THE TASK = Pull every line holding the word "Euler" out of the data and copy it.

Data items
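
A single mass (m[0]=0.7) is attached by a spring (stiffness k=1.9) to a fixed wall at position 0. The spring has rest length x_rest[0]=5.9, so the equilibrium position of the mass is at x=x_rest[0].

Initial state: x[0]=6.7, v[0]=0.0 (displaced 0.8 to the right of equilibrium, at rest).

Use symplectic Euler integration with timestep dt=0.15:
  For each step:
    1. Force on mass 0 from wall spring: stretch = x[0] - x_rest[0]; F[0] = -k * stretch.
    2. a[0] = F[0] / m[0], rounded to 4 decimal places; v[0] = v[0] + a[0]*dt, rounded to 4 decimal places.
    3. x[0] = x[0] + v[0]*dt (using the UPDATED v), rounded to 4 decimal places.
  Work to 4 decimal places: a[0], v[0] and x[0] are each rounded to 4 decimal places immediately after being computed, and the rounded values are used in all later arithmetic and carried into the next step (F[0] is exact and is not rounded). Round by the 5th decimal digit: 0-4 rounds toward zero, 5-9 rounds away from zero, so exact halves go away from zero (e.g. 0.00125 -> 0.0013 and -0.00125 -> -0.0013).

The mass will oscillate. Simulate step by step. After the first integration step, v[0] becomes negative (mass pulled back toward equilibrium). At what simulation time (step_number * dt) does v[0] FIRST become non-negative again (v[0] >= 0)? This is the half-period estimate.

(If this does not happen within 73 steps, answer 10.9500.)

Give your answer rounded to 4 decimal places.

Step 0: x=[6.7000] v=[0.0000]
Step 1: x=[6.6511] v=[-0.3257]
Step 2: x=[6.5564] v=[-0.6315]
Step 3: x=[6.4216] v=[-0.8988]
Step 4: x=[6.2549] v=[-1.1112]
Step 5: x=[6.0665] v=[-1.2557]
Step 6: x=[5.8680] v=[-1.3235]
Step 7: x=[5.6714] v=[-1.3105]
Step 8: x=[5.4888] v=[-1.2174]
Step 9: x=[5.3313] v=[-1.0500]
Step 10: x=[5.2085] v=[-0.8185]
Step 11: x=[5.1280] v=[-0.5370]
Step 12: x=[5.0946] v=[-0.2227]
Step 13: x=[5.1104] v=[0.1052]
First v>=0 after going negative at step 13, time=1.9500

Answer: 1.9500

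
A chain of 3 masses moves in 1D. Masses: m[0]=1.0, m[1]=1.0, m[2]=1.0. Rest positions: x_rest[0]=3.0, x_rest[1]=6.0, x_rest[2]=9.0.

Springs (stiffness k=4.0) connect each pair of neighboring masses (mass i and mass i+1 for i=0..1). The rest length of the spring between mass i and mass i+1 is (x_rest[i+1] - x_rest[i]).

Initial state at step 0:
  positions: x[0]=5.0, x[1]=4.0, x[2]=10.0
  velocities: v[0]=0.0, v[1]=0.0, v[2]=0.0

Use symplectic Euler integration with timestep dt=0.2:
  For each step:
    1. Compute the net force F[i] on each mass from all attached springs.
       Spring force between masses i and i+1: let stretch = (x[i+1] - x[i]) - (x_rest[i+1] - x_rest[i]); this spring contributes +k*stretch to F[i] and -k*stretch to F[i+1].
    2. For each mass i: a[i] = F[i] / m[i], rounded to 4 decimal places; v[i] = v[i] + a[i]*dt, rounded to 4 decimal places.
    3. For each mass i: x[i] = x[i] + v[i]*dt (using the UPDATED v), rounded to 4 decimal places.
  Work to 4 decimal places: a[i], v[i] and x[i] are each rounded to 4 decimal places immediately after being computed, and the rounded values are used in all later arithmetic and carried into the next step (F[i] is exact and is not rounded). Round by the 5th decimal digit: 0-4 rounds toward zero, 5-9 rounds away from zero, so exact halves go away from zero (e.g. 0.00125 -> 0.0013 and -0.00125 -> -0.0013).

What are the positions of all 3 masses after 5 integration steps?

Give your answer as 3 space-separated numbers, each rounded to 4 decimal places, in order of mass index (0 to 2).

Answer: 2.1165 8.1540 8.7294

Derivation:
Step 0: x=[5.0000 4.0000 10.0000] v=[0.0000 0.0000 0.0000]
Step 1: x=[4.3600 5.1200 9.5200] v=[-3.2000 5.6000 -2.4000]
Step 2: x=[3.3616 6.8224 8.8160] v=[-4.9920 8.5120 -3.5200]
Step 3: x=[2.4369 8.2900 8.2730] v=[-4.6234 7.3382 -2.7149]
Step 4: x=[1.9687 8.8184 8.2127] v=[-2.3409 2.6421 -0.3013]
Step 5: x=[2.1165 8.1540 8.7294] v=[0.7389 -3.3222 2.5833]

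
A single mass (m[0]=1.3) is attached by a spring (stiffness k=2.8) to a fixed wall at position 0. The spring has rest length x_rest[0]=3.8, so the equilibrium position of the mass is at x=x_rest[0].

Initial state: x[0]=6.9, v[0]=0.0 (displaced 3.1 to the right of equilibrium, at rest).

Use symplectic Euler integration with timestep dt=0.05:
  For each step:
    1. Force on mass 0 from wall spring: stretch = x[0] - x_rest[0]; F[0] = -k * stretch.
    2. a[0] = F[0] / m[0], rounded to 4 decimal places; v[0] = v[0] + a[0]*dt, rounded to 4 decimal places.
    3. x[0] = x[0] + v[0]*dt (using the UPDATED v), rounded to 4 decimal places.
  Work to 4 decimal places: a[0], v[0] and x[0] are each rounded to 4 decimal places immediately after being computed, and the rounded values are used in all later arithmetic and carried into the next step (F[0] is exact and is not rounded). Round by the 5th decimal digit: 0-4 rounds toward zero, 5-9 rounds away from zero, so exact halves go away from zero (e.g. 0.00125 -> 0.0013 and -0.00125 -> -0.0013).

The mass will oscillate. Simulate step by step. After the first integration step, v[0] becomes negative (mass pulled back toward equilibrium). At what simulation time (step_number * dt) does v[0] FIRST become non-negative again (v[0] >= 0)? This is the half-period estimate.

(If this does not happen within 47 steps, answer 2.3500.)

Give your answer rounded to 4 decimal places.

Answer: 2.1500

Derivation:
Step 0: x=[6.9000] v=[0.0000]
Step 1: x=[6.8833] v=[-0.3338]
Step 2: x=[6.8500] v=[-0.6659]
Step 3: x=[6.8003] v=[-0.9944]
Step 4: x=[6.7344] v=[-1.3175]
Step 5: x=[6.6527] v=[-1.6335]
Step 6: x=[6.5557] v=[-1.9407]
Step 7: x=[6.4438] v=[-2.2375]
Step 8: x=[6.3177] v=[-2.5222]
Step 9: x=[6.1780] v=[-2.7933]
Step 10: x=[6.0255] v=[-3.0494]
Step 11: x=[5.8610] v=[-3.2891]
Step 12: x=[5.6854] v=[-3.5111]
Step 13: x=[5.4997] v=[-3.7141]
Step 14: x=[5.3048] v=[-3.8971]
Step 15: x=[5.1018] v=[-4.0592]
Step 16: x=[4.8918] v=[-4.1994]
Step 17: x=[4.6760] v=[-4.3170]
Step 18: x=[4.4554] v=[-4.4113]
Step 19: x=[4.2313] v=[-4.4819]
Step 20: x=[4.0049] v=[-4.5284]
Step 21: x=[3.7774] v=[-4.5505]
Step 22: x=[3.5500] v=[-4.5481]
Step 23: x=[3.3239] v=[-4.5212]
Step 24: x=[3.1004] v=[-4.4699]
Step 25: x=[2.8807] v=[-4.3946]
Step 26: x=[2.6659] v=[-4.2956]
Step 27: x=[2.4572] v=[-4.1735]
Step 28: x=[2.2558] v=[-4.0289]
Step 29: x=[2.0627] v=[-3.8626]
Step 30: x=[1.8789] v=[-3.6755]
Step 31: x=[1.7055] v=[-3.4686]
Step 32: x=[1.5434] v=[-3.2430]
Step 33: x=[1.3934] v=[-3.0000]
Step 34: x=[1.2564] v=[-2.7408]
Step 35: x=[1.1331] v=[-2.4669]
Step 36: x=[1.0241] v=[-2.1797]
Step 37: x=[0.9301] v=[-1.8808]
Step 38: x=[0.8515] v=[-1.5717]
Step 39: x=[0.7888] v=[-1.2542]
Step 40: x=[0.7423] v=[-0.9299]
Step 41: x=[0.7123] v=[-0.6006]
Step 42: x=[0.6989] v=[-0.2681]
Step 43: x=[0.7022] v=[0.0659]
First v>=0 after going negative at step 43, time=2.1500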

--

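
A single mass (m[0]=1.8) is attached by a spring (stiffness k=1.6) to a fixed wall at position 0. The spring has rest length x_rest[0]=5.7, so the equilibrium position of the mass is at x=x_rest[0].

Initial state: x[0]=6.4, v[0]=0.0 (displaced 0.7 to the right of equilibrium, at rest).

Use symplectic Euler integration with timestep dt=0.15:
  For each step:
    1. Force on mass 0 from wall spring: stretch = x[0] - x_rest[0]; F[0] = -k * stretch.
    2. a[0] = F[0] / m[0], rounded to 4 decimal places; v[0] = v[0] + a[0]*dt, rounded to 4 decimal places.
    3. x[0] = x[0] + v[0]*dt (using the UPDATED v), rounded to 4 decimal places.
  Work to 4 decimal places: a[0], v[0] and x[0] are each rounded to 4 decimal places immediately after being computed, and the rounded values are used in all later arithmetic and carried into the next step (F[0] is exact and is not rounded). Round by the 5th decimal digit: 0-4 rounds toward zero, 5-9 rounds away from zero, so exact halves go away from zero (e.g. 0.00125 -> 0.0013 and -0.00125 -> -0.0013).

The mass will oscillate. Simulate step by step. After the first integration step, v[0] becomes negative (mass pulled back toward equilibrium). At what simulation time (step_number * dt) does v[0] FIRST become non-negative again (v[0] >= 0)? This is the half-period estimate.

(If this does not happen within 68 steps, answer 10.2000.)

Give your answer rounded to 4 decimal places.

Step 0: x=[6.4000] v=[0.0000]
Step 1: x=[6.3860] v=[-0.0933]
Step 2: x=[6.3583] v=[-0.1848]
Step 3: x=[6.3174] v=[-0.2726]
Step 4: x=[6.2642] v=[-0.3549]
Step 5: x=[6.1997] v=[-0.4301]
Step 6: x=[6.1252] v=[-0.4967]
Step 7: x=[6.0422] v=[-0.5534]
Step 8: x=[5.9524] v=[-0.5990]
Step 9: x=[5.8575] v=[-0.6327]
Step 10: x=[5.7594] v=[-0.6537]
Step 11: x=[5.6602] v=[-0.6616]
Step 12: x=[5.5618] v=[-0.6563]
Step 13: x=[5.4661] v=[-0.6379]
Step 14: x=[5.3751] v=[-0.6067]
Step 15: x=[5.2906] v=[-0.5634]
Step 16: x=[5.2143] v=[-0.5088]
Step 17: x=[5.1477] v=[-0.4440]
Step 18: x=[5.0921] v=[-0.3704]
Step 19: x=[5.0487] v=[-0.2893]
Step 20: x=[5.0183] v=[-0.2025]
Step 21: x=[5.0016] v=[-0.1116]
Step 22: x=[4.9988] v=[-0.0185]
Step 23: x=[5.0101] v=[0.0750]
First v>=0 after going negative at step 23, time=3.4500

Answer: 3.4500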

...

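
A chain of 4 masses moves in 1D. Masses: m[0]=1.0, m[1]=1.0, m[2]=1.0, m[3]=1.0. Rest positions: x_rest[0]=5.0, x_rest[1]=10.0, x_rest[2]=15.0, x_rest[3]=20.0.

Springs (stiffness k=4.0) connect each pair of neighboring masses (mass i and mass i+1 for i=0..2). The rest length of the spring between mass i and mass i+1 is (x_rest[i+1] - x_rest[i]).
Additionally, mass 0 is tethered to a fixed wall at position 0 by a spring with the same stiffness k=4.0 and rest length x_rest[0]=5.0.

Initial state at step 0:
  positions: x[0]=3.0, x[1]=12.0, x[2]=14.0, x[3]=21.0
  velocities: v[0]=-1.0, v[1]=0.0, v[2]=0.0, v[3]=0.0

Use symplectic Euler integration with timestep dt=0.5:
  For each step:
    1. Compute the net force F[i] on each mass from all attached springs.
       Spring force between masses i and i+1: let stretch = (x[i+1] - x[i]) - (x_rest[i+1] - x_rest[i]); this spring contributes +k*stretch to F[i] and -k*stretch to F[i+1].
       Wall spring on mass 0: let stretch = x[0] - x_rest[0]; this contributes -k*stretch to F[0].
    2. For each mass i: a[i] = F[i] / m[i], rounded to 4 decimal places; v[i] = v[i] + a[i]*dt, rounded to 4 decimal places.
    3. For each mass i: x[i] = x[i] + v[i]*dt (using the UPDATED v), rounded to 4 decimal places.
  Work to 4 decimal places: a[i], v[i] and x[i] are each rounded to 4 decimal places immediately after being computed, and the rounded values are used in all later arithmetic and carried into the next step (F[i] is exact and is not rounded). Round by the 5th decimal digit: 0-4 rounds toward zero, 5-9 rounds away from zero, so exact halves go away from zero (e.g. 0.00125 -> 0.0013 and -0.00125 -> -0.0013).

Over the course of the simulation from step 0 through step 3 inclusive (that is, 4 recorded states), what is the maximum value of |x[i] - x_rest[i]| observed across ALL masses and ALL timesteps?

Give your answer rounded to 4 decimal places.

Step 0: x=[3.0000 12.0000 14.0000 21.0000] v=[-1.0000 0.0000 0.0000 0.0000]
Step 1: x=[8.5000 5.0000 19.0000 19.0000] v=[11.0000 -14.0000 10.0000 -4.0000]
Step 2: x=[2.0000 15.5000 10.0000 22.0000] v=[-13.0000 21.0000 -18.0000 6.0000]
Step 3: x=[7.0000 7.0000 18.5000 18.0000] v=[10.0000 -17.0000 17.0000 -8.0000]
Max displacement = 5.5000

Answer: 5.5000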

TASK OUTPUT =
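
Use symplectic Euler integration with timestep dt=0.15:
Use symplectic Euler integration with timestep dt=0.2:
Use symplectic Euler integration with timestep dt=0.05:
Use symplectic Euler integration with timestep dt=0.15:
Use symplectic Euler integration with timestep dt=0.5: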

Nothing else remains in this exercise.